Work to be completed: Write out the entries below in full, exactly as given.
The records Start Marker
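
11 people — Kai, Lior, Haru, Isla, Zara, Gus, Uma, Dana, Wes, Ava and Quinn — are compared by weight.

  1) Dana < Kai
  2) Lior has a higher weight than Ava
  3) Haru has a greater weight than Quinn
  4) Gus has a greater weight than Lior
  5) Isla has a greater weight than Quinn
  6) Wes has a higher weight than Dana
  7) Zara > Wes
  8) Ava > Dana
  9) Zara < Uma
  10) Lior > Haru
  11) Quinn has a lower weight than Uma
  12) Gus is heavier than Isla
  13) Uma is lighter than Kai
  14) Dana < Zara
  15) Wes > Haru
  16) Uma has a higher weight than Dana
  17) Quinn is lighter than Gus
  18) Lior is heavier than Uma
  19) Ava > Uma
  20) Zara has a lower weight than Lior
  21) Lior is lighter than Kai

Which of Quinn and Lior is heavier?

Lior

Quinn < Haru and Haru < Wes give Quinn < Wes.
With Wes < Zara: Quinn < Haru < Wes < Zara.
Then Zara < Uma extends the chain to Uma.
Then Uma < Ava extends the chain to Ava.
With Ava < Lior: Quinn < Haru < Wes < Zara < Uma < Ava < Lior.
So Quinn < Lior; Lior is the heavier of the two.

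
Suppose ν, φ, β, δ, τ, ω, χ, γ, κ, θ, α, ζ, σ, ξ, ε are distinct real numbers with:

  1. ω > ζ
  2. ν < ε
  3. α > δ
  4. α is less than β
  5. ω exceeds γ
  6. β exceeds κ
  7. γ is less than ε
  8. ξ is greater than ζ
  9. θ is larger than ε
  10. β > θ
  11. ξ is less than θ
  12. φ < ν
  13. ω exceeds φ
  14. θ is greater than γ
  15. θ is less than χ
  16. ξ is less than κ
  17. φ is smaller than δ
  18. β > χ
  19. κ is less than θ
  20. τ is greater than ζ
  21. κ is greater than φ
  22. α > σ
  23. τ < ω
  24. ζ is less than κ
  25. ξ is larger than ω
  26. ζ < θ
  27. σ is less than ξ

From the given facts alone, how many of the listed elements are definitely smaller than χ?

The elements the relations force below χ are γ, φ, ζ, τ, σ, ω, ν, ξ, ε, κ, θ — no chain reaches any other.
That is 11.

11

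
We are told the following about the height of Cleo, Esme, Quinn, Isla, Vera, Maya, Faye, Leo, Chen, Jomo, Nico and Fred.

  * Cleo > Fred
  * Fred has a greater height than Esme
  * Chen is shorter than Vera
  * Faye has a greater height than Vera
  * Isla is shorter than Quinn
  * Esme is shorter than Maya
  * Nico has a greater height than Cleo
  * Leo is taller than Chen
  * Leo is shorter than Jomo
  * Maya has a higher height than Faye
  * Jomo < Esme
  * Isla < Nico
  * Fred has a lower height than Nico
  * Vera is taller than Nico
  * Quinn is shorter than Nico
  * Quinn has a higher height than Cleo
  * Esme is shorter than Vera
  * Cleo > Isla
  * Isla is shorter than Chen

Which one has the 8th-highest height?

Chaining the given pairs: Isla < Chen < Leo < Jomo < Esme < Fred < Cleo < Quinn < Nico < Vera < Faye < Maya.
The 8th largest is Esme.

Esme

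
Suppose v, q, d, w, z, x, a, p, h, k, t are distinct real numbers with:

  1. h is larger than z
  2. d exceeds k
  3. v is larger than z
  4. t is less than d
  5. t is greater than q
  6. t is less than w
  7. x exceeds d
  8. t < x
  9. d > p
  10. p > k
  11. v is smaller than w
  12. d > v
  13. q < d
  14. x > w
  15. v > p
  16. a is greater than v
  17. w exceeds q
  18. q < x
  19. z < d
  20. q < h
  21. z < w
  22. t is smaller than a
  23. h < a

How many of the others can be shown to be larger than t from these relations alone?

Directly above t: a, d, w, x.
No other element is forced above t by the given relations, so the count is 4.

4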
The records End Marker
Task result:
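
11 people — Kai, Lior, Haru, Isla, Zara, Gus, Uma, Dana, Wes, Ava and Quinn — are compared by weight.

  1) Dana < Kai
  2) Lior has a higher weight than Ava
  3) Haru has a greater weight than Quinn
  4) Gus has a greater weight than Lior
  5) Isla has a greater weight than Quinn
  6) Wes has a higher weight than Dana
  7) Zara > Wes
  8) Ava > Dana
  9) Zara < Uma
  10) Lior > Haru
  11) Quinn has a lower weight than Uma
  12) Gus is heavier than Isla
  13) Uma is lighter than Kai
  14) Dana < Zara
  15) Wes > Haru
  16) Uma has a higher weight than Dana
  17) Quinn is lighter than Gus
  18) Lior is heavier than Uma
  19) Ava > Uma
  20) Zara has a lower weight than Lior
  21) Lior is lighter than Kai

Which of Quinn and Lior is heavier?

Lior

Quinn < Haru and Haru < Wes give Quinn < Wes.
With Wes < Zara: Quinn < Haru < Wes < Zara.
Then Zara < Uma extends the chain to Uma.
Then Uma < Ava extends the chain to Ava.
With Ava < Lior: Quinn < Haru < Wes < Zara < Uma < Ava < Lior.
So Quinn < Lior; Lior is the heavier of the two.

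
Suppose ν, φ, β, δ, τ, ω, χ, γ, κ, θ, α, ζ, σ, ξ, ε are distinct real numbers with:

  1. ω > ζ
  2. ν < ε
  3. α > δ
  4. α is less than β
  5. ω exceeds γ
  6. β exceeds κ
  7. γ is less than ε
  8. ξ is greater than ζ
  9. θ is larger than ε
  10. β > θ
  11. ξ is less than θ
  12. φ < ν
  13. ω exceeds φ
  14. θ is greater than γ
  15. θ is less than χ
  16. ξ is less than κ
  17. φ is smaller than δ
  18. β > χ
  19. κ is less than θ
  20. τ is greater than ζ
  21. κ is greater than φ
  22. α > σ
  23. τ < ω
  24. ζ is less than κ
  25. ξ is larger than ω
  26. ζ < θ
  27. σ is less than ξ

From the given facts alone, how many of the listed elements are definitely smaller than χ?

The elements the relations force below χ are γ, φ, ζ, τ, σ, ω, ν, ξ, ε, κ, θ — no chain reaches any other.
That is 11.

11

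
We are told the following about the height of Cleo, Esme, Quinn, Isla, Vera, Maya, Faye, Leo, Chen, Jomo, Nico and Fred.

  * Cleo > Fred
  * Fred has a greater height than Esme
  * Chen is shorter than Vera
  * Faye has a greater height than Vera
  * Isla is shorter than Quinn
  * Esme is shorter than Maya
  * Nico has a greater height than Cleo
  * Leo is taller than Chen
  * Leo is shorter than Jomo
  * Maya has a higher height than Faye
  * Jomo < Esme
  * Isla < Nico
  * Fred has a lower height than Nico
  * Vera is taller than Nico
  * Quinn is shorter than Nico
  * Quinn has a higher height than Cleo
  * Esme is shorter than Vera
  * Cleo > Isla
  * Isla is shorter than Chen

Which one has the 8th-highest height?

Chaining the given pairs: Isla < Chen < Leo < Jomo < Esme < Fred < Cleo < Quinn < Nico < Vera < Faye < Maya.
The 8th largest is Esme.

Esme

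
Suppose v, q, d, w, z, x, a, p, h, k, t are distinct real numbers with:

  1. h is larger than z
  2. d exceeds k
  3. v is larger than z
  4. t is less than d
  5. t is greater than q
  6. t is less than w
  7. x exceeds d
  8. t < x
  9. d > p
  10. p > k
  11. v is smaller than w
  12. d > v
  13. q < d
  14. x > w
  15. v > p
  16. a is greater than v
  17. w exceeds q
  18. q < x
  19. z < d
  20. q < h
  21. z < w
  22. t is smaller than a
  23. h < a

How many of the others can be shown to be larger than t from these relations alone?

Directly above t: a, d, w, x.
No other element is forced above t by the given relations, so the count is 4.

4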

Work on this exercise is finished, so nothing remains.